The problem. Send back the records in full, character for character.

Supplied entries.
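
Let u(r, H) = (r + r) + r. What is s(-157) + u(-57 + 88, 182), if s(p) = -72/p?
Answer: 14673/157 ≈ 93.459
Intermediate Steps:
u(r, H) = 3*r (u(r, H) = 2*r + r = 3*r)
s(-157) + u(-57 + 88, 182) = -72/(-157) + 3*(-57 + 88) = -72*(-1/157) + 3*31 = 72/157 + 93 = 14673/157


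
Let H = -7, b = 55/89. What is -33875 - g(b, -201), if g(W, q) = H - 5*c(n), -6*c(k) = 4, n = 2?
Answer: -101614/3 ≈ -33871.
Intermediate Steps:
b = 55/89 (b = 55*(1/89) = 55/89 ≈ 0.61798)
c(k) = -2/3 (c(k) = -1/6*4 = -2/3)
g(W, q) = -11/3 (g(W, q) = -7 - 5*(-2/3) = -7 + 10/3 = -11/3)
-33875 - g(b, -201) = -33875 - 1*(-11/3) = -33875 + 11/3 = -101614/3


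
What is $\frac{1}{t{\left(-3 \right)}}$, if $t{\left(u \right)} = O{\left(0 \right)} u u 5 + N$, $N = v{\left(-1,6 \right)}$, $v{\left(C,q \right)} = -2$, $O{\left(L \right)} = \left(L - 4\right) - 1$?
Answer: $- \frac{1}{227} \approx -0.0044053$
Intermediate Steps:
$O{\left(L \right)} = -5 + L$ ($O{\left(L \right)} = \left(-4 + L\right) - 1 = -5 + L$)
$N = -2$
$t{\left(u \right)} = -2 - 25 u^{2}$ ($t{\left(u \right)} = \left(-5 + 0\right) u u 5 - 2 = - 5 u^{2} \cdot 5 - 2 = - 5 \cdot 5 u^{2} - 2 = - 25 u^{2} - 2 = -2 - 25 u^{2}$)
$\frac{1}{t{\left(-3 \right)}} = \frac{1}{-2 - 25 \left(-3\right)^{2}} = \frac{1}{-2 - 225} = \frac{1}{-227} = - \frac{1}{227}$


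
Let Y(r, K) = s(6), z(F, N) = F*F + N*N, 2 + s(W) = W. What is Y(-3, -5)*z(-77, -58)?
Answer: 37172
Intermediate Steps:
s(W) = -2 + W
z(F, N) = F² + N²
Y(r, K) = 4 (Y(r, K) = -2 + 6 = 4)
Y(-3, -5)*z(-77, -58) = 4*((-77)² + (-58)²) = 4*(5929 + 3364) = 4*9293 = 37172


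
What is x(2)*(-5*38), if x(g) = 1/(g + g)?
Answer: -95/2 ≈ -47.500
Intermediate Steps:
x(g) = 1/(2*g)
x(2)*(-5*38) = ((½)/2)*(-5*38) = ((½)*(½))*(-190) = (¼)*(-190) = -95/2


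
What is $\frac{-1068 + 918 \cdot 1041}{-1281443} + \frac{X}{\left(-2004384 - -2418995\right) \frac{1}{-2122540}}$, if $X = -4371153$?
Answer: $\frac{11889159955307256390}{531300363673} \approx 2.2377 \cdot 10^{7}$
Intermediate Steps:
$\frac{-1068 + 918 \cdot 1041}{-1281443} + \frac{X}{\left(-2004384 - -2418995\right) \frac{1}{-2122540}} = \frac{-1068 + 918 \cdot 1041}{-1281443} - \frac{4371153}{\left(-2004384 - -2418995\right) \frac{1}{-2122540}} = \left(-1068 + 955638\right) \left(- \frac{1}{1281443}\right) - \frac{4371153}{\left(-2004384 + 2418995\right) \left(- \frac{1}{2122540}\right)} = 954570 \left(- \frac{1}{1281443}\right) - \frac{4371153}{414611 \left(- \frac{1}{2122540}\right)} = - \frac{954570}{1281443} - \frac{4371153}{- \frac{414611}{2122540}} = - \frac{954570}{1281443} - - \frac{9277947088620}{414611} = - \frac{954570}{1281443} + \frac{9277947088620}{414611} = \frac{11889159955307256390}{531300363673}$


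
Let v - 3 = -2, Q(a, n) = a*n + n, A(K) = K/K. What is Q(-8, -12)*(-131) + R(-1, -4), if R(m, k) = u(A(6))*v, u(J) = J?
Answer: -11003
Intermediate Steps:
A(K) = 1
Q(a, n) = n + a*n
v = 1 (v = 3 - 2 = 1)
R(m, k) = 1 (R(m, k) = 1*1 = 1)
Q(-8, -12)*(-131) + R(-1, -4) = -12*(1 - 8)*(-131) + 1 = -12*(-7)*(-131) + 1 = 84*(-131) + 1 = -11004 + 1 = -11003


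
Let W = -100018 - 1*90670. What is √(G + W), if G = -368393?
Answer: I*√559081 ≈ 747.72*I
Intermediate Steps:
W = -190688 (W = -100018 - 90670 = -190688)
√(G + W) = √(-368393 - 190688) = √(-559081) = I*√559081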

Task output.
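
Let u(r, H) = (r + r) + r. What is s(-157) + u(-57 + 88, 182), if s(p) = -72/p?
Answer: 14673/157 ≈ 93.459
Intermediate Steps:
u(r, H) = 3*r (u(r, H) = 2*r + r = 3*r)
s(-157) + u(-57 + 88, 182) = -72/(-157) + 3*(-57 + 88) = -72*(-1/157) + 3*31 = 72/157 + 93 = 14673/157


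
Let H = -7, b = 55/89. What is -33875 - g(b, -201), if g(W, q) = H - 5*c(n), -6*c(k) = 4, n = 2?
Answer: -101614/3 ≈ -33871.
Intermediate Steps:
b = 55/89 (b = 55*(1/89) = 55/89 ≈ 0.61798)
c(k) = -2/3 (c(k) = -1/6*4 = -2/3)
g(W, q) = -11/3 (g(W, q) = -7 - 5*(-2/3) = -7 + 10/3 = -11/3)
-33875 - g(b, -201) = -33875 - 1*(-11/3) = -33875 + 11/3 = -101614/3


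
What is $\frac{1}{t{\left(-3 \right)}}$, if $t{\left(u \right)} = O{\left(0 \right)} u u 5 + N$, $N = v{\left(-1,6 \right)}$, $v{\left(C,q \right)} = -2$, $O{\left(L \right)} = \left(L - 4\right) - 1$?
Answer: $- \frac{1}{227} \approx -0.0044053$
Intermediate Steps:
$O{\left(L \right)} = -5 + L$ ($O{\left(L \right)} = \left(-4 + L\right) - 1 = -5 + L$)
$N = -2$
$t{\left(u \right)} = -2 - 25 u^{2}$ ($t{\left(u \right)} = \left(-5 + 0\right) u u 5 - 2 = - 5 u^{2} \cdot 5 - 2 = - 5 \cdot 5 u^{2} - 2 = - 25 u^{2} - 2 = -2 - 25 u^{2}$)
$\frac{1}{t{\left(-3 \right)}} = \frac{1}{-2 - 25 \left(-3\right)^{2}} = \frac{1}{-2 - 225} = \frac{1}{-227} = - \frac{1}{227}$


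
Let Y(r, K) = s(6), z(F, N) = F*F + N*N, 2 + s(W) = W. What is Y(-3, -5)*z(-77, -58)?
Answer: 37172
Intermediate Steps:
s(W) = -2 + W
z(F, N) = F² + N²
Y(r, K) = 4 (Y(r, K) = -2 + 6 = 4)
Y(-3, -5)*z(-77, -58) = 4*((-77)² + (-58)²) = 4*(5929 + 3364) = 4*9293 = 37172


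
What is x(2)*(-5*38), if x(g) = 1/(g + g)?
Answer: -95/2 ≈ -47.500
Intermediate Steps:
x(g) = 1/(2*g)
x(2)*(-5*38) = ((½)/2)*(-5*38) = ((½)*(½))*(-190) = (¼)*(-190) = -95/2


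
What is $\frac{-1068 + 918 \cdot 1041}{-1281443} + \frac{X}{\left(-2004384 - -2418995\right) \frac{1}{-2122540}}$, if $X = -4371153$?
Answer: $\frac{11889159955307256390}{531300363673} \approx 2.2377 \cdot 10^{7}$
Intermediate Steps:
$\frac{-1068 + 918 \cdot 1041}{-1281443} + \frac{X}{\left(-2004384 - -2418995\right) \frac{1}{-2122540}} = \frac{-1068 + 918 \cdot 1041}{-1281443} - \frac{4371153}{\left(-2004384 - -2418995\right) \frac{1}{-2122540}} = \left(-1068 + 955638\right) \left(- \frac{1}{1281443}\right) - \frac{4371153}{\left(-2004384 + 2418995\right) \left(- \frac{1}{2122540}\right)} = 954570 \left(- \frac{1}{1281443}\right) - \frac{4371153}{414611 \left(- \frac{1}{2122540}\right)} = - \frac{954570}{1281443} - \frac{4371153}{- \frac{414611}{2122540}} = - \frac{954570}{1281443} - - \frac{9277947088620}{414611} = - \frac{954570}{1281443} + \frac{9277947088620}{414611} = \frac{11889159955307256390}{531300363673}$


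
Let v - 3 = -2, Q(a, n) = a*n + n, A(K) = K/K. What is Q(-8, -12)*(-131) + R(-1, -4), if R(m, k) = u(A(6))*v, u(J) = J?
Answer: -11003
Intermediate Steps:
A(K) = 1
Q(a, n) = n + a*n
v = 1 (v = 3 - 2 = 1)
R(m, k) = 1 (R(m, k) = 1*1 = 1)
Q(-8, -12)*(-131) + R(-1, -4) = -12*(1 - 8)*(-131) + 1 = -12*(-7)*(-131) + 1 = 84*(-131) + 1 = -11004 + 1 = -11003


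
Let W = -100018 - 1*90670. What is √(G + W), if G = -368393?
Answer: I*√559081 ≈ 747.72*I
Intermediate Steps:
W = -190688 (W = -100018 - 90670 = -190688)
√(G + W) = √(-368393 - 190688) = √(-559081) = I*√559081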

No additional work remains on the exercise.